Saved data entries
- - - - - - -

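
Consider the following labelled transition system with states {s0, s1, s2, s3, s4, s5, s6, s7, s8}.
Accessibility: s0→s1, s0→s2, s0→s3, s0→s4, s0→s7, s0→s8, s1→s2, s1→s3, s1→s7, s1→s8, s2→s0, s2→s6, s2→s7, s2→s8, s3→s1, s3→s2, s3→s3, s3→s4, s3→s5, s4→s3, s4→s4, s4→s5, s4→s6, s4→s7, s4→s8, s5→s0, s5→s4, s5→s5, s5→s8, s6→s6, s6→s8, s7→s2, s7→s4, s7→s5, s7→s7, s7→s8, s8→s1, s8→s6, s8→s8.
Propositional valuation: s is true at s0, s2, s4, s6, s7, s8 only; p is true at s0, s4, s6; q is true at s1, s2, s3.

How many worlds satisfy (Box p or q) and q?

Recall that Box ψ holds at a world iff ψ holds at every accessible world, and Dia ψ holds iff ψ holds at some accessible world.
Let φ = (Box p or q) and q. Evaluate φ at each world:
  s0 (successors {s1, s2, s3, s4, s7, s8}): φ is false.
  s1 (successors {s2, s3, s7, s8}): φ is true.
  s2 (successors {s0, s6, s7, s8}): φ is true.
  s3 (successors {s1, s2, s3, s4, s5}): φ is true.
  s4 (successors {s3, s4, s5, s6, s7, s8}): φ is false.
  s5 (successors {s0, s4, s5, s8}): φ is false.
  s6 (successors {s6, s8}): φ is false.
  s7 (successors {s2, s4, s5, s7, s8}): φ is false.
  s8 (successors {s1, s6, s8}): φ is false.
For instance, at s8:
  At s8: Box p or q is false, q is false, so (Box p or q) and q is false.
    At s8: Box p is false, q is false, so Box p or q is false.
      At s8: Box p requires p at every successor {s1, s6, s8}.
        p fails at s1, so Box p is false at s8.
Satisfying worlds: {s1, s2, s3}

3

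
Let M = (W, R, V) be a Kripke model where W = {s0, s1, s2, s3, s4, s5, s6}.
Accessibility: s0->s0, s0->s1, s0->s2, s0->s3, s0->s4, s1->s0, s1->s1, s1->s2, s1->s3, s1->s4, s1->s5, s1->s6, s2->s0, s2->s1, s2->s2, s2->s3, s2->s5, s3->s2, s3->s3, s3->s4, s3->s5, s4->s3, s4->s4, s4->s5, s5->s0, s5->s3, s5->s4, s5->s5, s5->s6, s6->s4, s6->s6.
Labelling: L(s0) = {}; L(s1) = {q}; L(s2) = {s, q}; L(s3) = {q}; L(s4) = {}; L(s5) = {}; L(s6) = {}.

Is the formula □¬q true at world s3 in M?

At s3: □¬q requires ¬q at every successor {s2, s3, s4, s5}.
  ¬q fails at s2, so □¬q is false at s3.

No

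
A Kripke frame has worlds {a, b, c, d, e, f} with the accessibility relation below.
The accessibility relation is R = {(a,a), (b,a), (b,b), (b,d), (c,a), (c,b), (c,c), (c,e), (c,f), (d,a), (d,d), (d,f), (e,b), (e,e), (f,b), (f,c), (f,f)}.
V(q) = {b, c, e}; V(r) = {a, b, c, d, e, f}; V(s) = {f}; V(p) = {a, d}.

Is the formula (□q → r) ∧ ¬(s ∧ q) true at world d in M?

Yes

At d: □q → r is true, ¬(s ∧ q) is true, so (□q → r) ∧ ¬(s ∧ q) is true.
  At d: □q is false, r is true, so □q → r is true.
    At d: □q requires q at every successor {a, d, f}.
      q fails at a, so □q is false at d.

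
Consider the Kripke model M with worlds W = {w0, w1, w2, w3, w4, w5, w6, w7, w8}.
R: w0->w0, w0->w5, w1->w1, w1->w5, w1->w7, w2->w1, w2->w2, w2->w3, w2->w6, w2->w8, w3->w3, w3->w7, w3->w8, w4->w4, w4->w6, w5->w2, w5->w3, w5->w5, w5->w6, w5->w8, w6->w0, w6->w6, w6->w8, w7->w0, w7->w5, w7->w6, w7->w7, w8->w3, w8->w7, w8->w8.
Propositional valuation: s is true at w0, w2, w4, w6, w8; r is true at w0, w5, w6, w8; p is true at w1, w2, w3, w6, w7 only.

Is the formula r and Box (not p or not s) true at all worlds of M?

No

Let φ = r and Box (not p or not s). Evaluate φ at each world:
  w0 (successors {w0, w5}): φ is true.
  w1 (successors {w1, w5, w7}): φ is false.
  w2 (successors {w1, w2, w3, w6, w8}): φ is false.
  w3 (successors {w3, w7, w8}): φ is false.
  w4 (successors {w4, w6}): φ is false.
  w5 (successors {w2, w3, w5, w6, w8}): φ is false.
  w6 (successors {w0, w6, w8}): φ is false.
  w7 (successors {w0, w5, w6, w7}): φ is false.
  w8 (successors {w3, w7, w8}): φ is true.
Detail at w1 (counterexample):
  At w1: r is false, Box (not p or not s) is true, so r and Box (not p or not s) is false.
    At w1: Box (not p or not s) requires not p or not s at every successor {w1, w5, w7}.
      At w1: not p or not s is true.
      At w5: not p or not s is true.
      At w7: not p or not s is true.
    So Box (not p or not s) is true at w1.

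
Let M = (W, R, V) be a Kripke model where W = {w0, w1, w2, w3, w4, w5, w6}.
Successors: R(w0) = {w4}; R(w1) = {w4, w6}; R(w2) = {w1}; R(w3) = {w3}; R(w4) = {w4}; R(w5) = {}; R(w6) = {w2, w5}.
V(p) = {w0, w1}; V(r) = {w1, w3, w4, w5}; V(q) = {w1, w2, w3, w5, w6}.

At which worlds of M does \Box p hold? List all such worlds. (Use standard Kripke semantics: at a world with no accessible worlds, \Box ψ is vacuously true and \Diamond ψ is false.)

Let φ = \Box p. Evaluate φ at each world:
  w0 (successors {w4}): φ is false.
  w1 (successors {w4, w6}): φ is false.
  w2 (successors {w1}): φ is true.
  w3 (successors {w3}): φ is false.
  w4 (successors {w4}): φ is false.
  w5 (successors ∅): φ is true.
  w6 (successors {w2, w5}): φ is false.
For instance, at w3:
  At w3: \Box p requires p at every successor {w3}.
    p fails at w3, so \Box p is false at w3.
Satisfying worlds: {w2, w5}

w2, w5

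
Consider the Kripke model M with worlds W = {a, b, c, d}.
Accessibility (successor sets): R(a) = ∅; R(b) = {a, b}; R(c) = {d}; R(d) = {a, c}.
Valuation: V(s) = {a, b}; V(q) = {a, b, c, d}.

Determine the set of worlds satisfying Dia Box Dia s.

Recall that Box ψ holds at a world iff ψ holds at every accessible world, and Dia ψ holds iff ψ holds at some accessible world.
Let φ = Dia Box Dia s. Evaluate φ at each world:
  a (successors ∅): φ is false.
  b (successors {a, b}): φ is true.
  c (successors {d}): φ is false.
  d (successors {a, c}): φ is true.
For instance, at c:
  At c: Dia Box Dia s requires Box Dia s at some successor in {d}.
    At d: Box Dia s is false.
  So Dia Box Dia s is false at c.
Satisfying worlds: {b, d}

b, d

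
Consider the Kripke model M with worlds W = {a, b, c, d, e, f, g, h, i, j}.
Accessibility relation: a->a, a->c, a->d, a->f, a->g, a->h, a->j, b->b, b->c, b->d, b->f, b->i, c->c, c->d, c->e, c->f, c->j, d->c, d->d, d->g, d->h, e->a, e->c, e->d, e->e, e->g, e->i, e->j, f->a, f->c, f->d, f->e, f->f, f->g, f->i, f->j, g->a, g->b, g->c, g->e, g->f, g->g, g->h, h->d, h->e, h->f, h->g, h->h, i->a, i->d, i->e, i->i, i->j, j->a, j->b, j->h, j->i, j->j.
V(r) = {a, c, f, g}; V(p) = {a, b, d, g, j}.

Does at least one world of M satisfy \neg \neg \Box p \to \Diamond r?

Yes

Let φ = \neg \neg \Box p \to \Diamond r. Evaluate φ at each world:
  a (successors {a, c, d, f, g, h, j}): φ is true.
  b (successors {b, c, d, f, i}): φ is true.
  c (successors {c, d, e, f, j}): φ is true.
  d (successors {c, d, g, h}): φ is true.
  e (successors {a, c, d, e, g, i, j}): φ is true.
  f (successors {a, c, d, e, f, g, i, j}): φ is true.
  g (successors {a, b, c, e, f, g, h}): φ is true.
  h (successors {d, e, f, g, h}): φ is true.
  i (successors {a, d, e, i, j}): φ is true.
  j (successors {a, b, h, i, j}): φ is true.
Detail at a (witness):
  At a: \neg \neg \Box p is false, \Diamond r is true, so \neg \neg \Box p \to \Diamond r is true.
    At a: \neg \Box p is true, so \neg \neg \Box p is false.
      At a: \Box p is false, so \neg \Box p is true.
    At a: \Diamond r requires r at some successor in {a, c, d, f, g, h, j}.
      r holds at a, so \Diamond r is true at a.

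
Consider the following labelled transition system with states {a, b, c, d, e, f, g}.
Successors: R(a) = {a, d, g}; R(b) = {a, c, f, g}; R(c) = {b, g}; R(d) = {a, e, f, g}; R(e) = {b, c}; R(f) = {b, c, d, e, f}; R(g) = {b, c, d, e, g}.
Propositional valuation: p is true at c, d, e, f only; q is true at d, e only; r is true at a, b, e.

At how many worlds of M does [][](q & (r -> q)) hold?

0

Recall that []ψ holds at a world iff ψ holds at every accessible world, and <>ψ holds iff ψ holds at some accessible world.
Let φ = [][](q & (r -> q)). Evaluate φ at each world:
  a (successors {a, d, g}): φ is false.
  b (successors {a, c, f, g}): φ is false.
  c (successors {b, g}): φ is false.
  d (successors {a, e, f, g}): φ is false.
  e (successors {b, c}): φ is false.
  f (successors {b, c, d, e, f}): φ is false.
  g (successors {b, c, d, e, g}): φ is false.
For instance, at c:
  At c: [][](q & (r -> q)) requires [](q & (r -> q)) at every successor {b, g}.
    [](q & (r -> q)) fails at b, so [][](q & (r -> q)) is false at c.
      At b: [](q & (r -> q)) requires q & (r -> q) at every successor {a, c, f, g}.
        q & (r -> q) fails at a, so [](q & (r -> q)) is false at b.
Satisfying worlds: none.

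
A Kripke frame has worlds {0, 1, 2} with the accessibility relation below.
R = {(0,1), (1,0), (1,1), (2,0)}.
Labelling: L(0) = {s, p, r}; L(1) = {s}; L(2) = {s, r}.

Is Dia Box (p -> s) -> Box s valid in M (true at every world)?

Yes

Let φ = Dia Box (p -> s) -> Box s. Evaluate φ at each world:
  0 (successors {1}): φ is true.
  1 (successors {0, 1}): φ is true.
  2 (successors {0}): φ is true.
For instance, at 1:
  At 1: Dia Box (p -> s) is true, Box s is true, so Dia Box (p -> s) -> Box s is true.
    At 1: Dia Box (p -> s) requires Box (p -> s) at some successor in {0, 1}.
      Box (p -> s) holds at 0, so Dia Box (p -> s) is true at 1.
    At 1: Box s requires s at every successor {0, 1}.
      At 0: s is true.
      At 1: s is true.
    So Box s is true at 1.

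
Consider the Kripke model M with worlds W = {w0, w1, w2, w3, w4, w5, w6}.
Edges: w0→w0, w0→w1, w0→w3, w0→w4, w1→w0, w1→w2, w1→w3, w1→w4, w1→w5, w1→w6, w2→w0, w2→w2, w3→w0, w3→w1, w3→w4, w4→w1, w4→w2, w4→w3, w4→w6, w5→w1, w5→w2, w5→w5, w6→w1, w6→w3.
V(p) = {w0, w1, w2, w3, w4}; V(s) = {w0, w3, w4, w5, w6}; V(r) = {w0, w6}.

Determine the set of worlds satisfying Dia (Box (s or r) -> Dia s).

w0, w1, w2, w3, w4, w5, w6

Let φ = Dia (Box (s or r) -> Dia s). Evaluate φ at each world:
  w0 (successors {w0, w1, w3, w4}): φ is true.
  w1 (successors {w0, w2, w3, w4, w5, w6}): φ is true.
  w2 (successors {w0, w2}): φ is true.
  w3 (successors {w0, w1, w4}): φ is true.
  w4 (successors {w1, w2, w3, w6}): φ is true.
  w5 (successors {w1, w2, w5}): φ is true.
  w6 (successors {w1, w3}): φ is true.
For instance, at w1:
  At w1: Dia (Box (s or r) -> Dia s) requires Box (s or r) -> Dia s at some successor in {w0, w2, w3, w4, w5, w6}.
    Box (s or r) -> Dia s holds at w0, so Dia (Box (s or r) -> Dia s) is true at w1.
      At w0: Box (s or r) is false, Dia s is true, so Box (s or r) -> Dia s is true.
Satisfying worlds: {w0, w1, w2, w3, w4, w5, w6}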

- - - - - - -

### [WHAT IS EXPECTED]
Copy out the entries above exactly as given, starting at the top and ending with the line containing "s1, s2, s3."; include both and nothing more.

### [RESULT]
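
Consider the following labelled transition system with states {s0, s1, s2, s3, s4, s5, s6, s7, s8}.
Accessibility: s0→s1, s0→s2, s0→s3, s0→s4, s0→s7, s0→s8, s1→s2, s1→s3, s1→s7, s1→s8, s2→s0, s2→s6, s2→s7, s2→s8, s3→s1, s3→s2, s3→s3, s3→s4, s3→s5, s4→s3, s4→s4, s4→s5, s4→s6, s4→s7, s4→s8, s5→s0, s5→s4, s5→s5, s5→s8, s6→s6, s6→s8, s7→s2, s7→s4, s7→s5, s7→s7, s7→s8, s8→s1, s8→s6, s8→s8.
Propositional valuation: s is true at s0, s2, s4, s6, s7, s8 only; p is true at s0, s4, s6; q is true at s1, s2, s3.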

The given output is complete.